(Assignment):
What lines below contain the word "Answer"? Please pull each one out.

Records drawn from a dataset
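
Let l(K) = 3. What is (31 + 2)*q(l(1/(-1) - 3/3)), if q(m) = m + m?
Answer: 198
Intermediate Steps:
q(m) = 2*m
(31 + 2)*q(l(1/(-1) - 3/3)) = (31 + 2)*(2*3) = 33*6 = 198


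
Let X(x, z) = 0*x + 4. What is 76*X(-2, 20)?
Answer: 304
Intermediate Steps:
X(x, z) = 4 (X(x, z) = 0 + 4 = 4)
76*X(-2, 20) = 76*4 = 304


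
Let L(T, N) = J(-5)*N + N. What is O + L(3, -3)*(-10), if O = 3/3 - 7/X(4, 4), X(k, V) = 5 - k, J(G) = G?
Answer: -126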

==

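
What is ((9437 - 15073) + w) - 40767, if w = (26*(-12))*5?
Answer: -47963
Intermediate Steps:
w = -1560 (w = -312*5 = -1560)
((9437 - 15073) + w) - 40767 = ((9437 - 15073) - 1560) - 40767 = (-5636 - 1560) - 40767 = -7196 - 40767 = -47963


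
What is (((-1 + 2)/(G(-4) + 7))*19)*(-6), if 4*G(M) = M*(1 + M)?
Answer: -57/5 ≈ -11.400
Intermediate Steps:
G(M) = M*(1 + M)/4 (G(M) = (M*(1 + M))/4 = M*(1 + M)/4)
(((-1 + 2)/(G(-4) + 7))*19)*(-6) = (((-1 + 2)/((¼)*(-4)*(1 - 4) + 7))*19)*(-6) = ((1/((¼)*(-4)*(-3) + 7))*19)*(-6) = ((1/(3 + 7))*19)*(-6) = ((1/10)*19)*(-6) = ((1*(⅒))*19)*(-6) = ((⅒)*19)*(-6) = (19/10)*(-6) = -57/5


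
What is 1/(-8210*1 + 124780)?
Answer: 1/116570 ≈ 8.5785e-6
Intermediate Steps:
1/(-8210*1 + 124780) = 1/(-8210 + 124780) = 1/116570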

...

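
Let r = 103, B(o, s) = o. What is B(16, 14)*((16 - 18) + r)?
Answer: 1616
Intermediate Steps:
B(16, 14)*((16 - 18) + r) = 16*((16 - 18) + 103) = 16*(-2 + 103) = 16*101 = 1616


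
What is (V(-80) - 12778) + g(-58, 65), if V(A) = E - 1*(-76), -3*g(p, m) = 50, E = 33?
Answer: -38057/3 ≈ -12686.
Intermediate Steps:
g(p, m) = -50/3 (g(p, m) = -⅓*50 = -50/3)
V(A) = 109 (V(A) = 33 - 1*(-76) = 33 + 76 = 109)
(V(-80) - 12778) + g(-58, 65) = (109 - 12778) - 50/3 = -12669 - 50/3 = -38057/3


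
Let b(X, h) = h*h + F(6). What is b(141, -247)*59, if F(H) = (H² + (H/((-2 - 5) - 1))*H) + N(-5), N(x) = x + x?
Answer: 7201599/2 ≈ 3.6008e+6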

(Result):
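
Answer: 198
Answer: 304
Answer: -126
Answer: -47963
Answer: -57/5 ≈ -11.400
Answer: 1/116570 ≈ 8.5785e-6
Answer: 1616
Answer: -38057/3 ≈ -12686.
Answer: 7201599/2 ≈ 3.6008e+6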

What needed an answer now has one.